• [To do] Copy the records below word for word, leaving out nothing.

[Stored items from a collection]
• • • • •

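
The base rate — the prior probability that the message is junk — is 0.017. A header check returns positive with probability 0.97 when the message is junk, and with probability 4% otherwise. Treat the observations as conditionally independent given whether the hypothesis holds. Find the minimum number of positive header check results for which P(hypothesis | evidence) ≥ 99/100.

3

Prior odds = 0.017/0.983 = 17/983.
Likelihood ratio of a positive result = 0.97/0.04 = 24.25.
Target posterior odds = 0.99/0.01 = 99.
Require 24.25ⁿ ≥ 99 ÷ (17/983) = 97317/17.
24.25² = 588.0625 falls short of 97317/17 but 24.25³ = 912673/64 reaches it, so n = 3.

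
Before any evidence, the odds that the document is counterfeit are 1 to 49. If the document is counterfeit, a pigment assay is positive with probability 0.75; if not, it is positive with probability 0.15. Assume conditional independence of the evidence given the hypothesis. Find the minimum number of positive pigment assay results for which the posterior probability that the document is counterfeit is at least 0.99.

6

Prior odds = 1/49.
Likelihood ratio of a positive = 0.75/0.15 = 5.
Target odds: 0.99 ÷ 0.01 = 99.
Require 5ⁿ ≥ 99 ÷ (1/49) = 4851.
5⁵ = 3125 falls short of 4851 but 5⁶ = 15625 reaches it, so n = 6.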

• • • • •

• [Task answer]
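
The base rate — the prior probability that the message is junk — is 0.017. A header check returns positive with probability 0.97 when the message is junk, and with probability 4% otherwise. Treat the observations as conditionally independent given whether the hypothesis holds. Find the minimum number of positive header check results for which P(hypothesis | evidence) ≥ 99/100.

3

Prior odds = 0.017/0.983 = 17/983.
Likelihood ratio of a positive result = 0.97/0.04 = 24.25.
Target posterior odds = 0.99/0.01 = 99.
Require 24.25ⁿ ≥ 99 ÷ (17/983) = 97317/17.
24.25² = 588.0625 falls short of 97317/17 but 24.25³ = 912673/64 reaches it, so n = 3.

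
Before any evidence, the odds that the document is counterfeit are 1 to 49. If the document is counterfeit, a pigment assay is positive with probability 0.75; if not, it is positive with probability 0.15. Assume conditional independence of the evidence given the hypothesis. Find the minimum number of positive pigment assay results for which the posterior probability that the document is counterfeit is at least 0.99.

6

Prior odds = 1/49.
Likelihood ratio of a positive = 0.75/0.15 = 5.
Target odds: 0.99 ÷ 0.01 = 99.
Require 5ⁿ ≥ 99 ÷ (1/49) = 4851.
5⁵ = 3125 falls short of 4851 but 5⁶ = 15625 reaches it, so n = 6.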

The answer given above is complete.